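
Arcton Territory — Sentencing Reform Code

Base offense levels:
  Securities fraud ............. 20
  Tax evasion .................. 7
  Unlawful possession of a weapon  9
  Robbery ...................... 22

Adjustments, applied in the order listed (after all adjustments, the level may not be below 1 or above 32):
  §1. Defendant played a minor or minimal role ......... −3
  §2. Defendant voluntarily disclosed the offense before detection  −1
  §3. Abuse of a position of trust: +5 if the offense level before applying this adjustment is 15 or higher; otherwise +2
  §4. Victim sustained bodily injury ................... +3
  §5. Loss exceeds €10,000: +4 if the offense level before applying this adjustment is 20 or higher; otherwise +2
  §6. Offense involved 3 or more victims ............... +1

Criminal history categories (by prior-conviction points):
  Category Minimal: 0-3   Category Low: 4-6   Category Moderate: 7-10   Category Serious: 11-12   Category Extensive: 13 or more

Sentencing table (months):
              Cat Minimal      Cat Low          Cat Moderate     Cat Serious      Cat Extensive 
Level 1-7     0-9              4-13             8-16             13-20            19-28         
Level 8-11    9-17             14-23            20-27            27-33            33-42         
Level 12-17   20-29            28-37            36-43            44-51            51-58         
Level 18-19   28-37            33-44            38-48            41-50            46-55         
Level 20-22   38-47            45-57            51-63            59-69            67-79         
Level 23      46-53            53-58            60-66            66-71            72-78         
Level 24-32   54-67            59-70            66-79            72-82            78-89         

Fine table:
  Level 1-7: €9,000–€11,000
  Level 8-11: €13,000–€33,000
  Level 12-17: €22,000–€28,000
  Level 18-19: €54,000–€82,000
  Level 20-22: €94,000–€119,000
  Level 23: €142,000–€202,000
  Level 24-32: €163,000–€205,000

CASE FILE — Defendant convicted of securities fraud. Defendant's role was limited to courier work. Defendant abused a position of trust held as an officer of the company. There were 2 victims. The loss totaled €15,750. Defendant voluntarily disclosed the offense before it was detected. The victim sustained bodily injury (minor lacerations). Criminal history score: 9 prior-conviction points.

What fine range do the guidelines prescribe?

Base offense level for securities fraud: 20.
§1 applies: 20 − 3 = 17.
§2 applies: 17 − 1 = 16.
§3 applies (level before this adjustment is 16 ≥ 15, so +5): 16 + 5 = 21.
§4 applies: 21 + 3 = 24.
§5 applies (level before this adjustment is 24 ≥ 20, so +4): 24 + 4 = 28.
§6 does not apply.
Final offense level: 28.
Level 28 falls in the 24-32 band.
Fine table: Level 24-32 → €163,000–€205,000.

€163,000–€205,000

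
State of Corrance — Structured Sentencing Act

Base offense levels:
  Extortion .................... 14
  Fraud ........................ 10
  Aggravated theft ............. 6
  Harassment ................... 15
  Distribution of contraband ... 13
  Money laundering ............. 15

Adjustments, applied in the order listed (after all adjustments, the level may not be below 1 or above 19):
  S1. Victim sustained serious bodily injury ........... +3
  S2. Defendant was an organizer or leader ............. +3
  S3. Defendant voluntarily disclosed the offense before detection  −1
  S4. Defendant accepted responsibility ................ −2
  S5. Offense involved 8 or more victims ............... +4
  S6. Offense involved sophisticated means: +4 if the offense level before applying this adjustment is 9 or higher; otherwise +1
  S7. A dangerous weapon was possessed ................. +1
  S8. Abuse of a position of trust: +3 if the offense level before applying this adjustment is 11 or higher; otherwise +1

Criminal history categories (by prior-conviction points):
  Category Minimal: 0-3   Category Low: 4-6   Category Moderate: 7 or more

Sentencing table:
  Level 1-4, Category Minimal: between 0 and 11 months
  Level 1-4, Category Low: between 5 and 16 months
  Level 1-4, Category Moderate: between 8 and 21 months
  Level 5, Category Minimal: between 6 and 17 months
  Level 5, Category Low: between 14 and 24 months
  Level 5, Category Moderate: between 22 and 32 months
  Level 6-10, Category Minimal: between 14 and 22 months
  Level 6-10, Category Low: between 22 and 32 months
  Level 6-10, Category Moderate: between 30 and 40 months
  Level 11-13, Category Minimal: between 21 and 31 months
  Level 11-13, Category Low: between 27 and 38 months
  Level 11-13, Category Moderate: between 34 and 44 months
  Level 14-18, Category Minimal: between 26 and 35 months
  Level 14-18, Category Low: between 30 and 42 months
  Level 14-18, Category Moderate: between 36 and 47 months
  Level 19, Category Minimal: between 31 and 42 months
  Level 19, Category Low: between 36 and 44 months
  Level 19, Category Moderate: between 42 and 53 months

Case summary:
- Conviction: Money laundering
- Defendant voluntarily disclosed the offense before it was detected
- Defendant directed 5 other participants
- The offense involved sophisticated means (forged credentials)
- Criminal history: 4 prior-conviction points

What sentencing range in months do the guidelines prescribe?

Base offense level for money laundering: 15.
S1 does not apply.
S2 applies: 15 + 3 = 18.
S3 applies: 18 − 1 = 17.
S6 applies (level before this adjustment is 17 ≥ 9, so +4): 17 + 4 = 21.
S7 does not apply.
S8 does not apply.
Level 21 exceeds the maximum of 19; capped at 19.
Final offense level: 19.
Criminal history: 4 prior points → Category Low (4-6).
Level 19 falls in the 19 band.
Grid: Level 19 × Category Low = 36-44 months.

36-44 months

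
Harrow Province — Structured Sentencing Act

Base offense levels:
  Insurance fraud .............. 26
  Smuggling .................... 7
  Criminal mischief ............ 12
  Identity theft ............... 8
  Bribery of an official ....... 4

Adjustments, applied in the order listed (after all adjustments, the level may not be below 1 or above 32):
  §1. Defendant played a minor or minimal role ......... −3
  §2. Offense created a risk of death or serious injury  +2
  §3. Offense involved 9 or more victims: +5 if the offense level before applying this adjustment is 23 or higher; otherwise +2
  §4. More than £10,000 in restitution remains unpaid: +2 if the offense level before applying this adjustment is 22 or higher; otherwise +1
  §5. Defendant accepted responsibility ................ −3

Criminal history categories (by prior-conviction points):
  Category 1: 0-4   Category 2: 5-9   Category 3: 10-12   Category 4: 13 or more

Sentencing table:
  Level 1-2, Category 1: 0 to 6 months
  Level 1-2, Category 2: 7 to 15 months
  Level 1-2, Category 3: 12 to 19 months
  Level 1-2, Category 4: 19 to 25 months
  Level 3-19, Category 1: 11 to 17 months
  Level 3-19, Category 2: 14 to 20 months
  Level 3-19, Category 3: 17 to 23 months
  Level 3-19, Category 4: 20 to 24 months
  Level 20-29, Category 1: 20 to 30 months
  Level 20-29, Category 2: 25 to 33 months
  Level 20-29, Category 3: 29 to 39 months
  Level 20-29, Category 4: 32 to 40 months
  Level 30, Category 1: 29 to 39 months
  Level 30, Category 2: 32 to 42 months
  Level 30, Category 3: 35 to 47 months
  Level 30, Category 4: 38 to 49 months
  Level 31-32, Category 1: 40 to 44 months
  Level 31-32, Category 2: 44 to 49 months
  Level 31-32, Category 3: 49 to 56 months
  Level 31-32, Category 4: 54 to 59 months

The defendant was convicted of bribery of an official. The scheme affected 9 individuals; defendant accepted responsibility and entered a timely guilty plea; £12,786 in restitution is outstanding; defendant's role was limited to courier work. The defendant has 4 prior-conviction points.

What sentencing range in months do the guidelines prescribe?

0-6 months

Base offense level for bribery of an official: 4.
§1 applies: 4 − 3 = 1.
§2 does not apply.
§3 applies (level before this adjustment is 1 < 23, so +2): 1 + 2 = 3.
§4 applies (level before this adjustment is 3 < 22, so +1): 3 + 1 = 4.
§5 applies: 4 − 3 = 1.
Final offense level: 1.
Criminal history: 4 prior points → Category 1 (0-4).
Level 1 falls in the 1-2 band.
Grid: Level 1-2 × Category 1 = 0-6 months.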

-=-=-=-=-

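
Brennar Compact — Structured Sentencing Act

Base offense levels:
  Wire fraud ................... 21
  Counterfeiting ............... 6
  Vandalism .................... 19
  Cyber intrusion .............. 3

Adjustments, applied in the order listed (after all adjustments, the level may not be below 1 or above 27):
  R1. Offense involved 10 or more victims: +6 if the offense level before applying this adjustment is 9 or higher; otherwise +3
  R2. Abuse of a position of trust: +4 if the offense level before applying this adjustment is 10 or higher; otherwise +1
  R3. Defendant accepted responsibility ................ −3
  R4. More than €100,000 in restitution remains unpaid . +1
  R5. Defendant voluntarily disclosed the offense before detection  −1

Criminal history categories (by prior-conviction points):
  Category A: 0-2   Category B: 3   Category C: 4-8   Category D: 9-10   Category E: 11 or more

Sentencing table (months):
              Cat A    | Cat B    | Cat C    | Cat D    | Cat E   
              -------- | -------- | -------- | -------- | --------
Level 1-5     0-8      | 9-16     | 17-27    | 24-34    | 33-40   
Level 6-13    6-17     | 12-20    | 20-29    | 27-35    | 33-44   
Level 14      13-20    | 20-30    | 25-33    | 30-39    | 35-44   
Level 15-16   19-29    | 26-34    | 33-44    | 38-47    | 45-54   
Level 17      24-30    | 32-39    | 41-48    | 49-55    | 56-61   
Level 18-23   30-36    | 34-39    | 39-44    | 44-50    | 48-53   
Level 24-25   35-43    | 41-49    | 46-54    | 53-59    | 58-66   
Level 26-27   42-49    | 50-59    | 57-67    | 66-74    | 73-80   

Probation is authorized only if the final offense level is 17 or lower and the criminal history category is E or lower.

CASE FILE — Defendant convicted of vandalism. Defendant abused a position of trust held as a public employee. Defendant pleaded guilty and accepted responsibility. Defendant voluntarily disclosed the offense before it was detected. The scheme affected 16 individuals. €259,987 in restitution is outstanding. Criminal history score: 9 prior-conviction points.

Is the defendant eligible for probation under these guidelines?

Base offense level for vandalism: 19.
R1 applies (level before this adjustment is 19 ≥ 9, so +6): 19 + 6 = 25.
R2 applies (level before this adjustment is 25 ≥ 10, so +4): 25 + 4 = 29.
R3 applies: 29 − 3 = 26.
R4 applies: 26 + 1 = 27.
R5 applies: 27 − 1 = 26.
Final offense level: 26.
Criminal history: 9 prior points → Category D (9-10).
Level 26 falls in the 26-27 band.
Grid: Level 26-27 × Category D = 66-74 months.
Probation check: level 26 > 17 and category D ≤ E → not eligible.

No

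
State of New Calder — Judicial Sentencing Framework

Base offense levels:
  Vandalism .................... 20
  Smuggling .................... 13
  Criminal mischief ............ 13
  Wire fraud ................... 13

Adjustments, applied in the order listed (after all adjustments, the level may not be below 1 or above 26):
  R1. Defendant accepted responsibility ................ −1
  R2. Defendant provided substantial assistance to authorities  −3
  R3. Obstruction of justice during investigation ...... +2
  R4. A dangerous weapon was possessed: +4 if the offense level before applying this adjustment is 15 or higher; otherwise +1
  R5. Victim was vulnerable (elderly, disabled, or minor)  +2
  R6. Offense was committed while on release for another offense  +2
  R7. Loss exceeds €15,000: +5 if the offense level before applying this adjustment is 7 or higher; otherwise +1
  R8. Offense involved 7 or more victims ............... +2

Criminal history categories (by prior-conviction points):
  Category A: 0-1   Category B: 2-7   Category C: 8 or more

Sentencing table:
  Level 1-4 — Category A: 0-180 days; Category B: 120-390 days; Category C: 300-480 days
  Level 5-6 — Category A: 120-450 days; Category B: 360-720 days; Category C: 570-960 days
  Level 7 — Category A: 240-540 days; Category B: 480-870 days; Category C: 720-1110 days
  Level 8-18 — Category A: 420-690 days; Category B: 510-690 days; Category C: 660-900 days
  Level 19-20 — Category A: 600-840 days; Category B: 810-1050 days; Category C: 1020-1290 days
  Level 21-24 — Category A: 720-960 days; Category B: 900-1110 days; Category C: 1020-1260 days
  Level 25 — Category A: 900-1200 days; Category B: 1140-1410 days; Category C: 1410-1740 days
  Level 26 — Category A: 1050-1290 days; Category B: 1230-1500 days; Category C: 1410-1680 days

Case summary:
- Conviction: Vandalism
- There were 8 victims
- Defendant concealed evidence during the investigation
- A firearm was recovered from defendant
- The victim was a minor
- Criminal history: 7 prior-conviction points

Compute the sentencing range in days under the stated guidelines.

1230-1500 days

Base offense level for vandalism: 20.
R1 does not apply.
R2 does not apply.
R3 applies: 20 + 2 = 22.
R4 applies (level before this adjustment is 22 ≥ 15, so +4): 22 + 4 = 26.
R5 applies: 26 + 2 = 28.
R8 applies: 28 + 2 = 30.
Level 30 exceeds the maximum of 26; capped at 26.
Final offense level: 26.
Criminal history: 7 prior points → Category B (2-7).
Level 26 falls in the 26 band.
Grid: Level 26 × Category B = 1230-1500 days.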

-=-=-=-=-

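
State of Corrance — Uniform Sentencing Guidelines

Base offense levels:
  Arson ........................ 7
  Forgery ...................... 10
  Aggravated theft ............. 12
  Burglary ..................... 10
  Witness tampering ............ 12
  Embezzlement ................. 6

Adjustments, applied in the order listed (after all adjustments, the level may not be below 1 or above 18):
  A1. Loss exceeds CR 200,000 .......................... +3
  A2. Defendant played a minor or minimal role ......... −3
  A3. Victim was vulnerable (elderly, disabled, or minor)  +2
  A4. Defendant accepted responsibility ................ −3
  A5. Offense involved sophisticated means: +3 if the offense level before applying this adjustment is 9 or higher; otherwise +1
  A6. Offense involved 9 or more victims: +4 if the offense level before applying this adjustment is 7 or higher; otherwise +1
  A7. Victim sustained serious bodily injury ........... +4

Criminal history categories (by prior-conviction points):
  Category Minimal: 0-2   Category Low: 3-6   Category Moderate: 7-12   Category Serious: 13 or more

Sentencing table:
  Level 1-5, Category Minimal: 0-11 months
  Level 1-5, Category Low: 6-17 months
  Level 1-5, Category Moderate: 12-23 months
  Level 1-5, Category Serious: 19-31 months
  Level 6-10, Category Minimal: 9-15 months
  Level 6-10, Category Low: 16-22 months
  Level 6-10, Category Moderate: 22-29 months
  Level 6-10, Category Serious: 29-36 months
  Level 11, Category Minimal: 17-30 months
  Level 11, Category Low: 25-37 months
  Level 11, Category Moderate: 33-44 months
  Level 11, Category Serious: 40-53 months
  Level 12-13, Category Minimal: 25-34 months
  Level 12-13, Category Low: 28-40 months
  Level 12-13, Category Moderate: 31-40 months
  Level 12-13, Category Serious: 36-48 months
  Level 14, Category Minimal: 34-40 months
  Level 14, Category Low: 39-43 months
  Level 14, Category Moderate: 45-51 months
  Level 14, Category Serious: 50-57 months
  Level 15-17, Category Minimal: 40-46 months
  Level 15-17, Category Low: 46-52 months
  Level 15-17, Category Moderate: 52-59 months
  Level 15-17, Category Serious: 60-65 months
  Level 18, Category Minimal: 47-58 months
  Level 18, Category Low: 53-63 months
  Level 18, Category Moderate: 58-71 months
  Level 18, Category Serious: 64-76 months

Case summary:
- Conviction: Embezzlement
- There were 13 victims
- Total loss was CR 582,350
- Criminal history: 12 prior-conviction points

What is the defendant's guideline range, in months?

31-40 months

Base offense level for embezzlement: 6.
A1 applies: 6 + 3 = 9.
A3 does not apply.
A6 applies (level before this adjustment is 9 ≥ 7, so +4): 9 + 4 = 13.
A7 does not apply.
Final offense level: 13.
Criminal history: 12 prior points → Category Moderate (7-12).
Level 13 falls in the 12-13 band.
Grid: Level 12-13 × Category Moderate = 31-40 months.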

-=-=-=-=-

Return each line from the material that includes the string "abused".

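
CASE FILE — Defendant convicted of securities fraud. Defendant's role was limited to courier work. Defendant abused a position of trust held as an officer of the company. There were 2 victims. The loss totaled €15,750. Defendant voluntarily disclosed the offense before it was detected. The victim sustained bodily injury (minor lacerations). Criminal history score: 9 prior-conviction points.
CASE FILE — Defendant convicted of vandalism. Defendant abused a position of trust held as a public employee. Defendant pleaded guilty and accepted responsibility. Defendant voluntarily disclosed the offense before it was detected. The scheme affected 16 individuals. €259,987 in restitution is outstanding. Criminal history score: 9 prior-conviction points.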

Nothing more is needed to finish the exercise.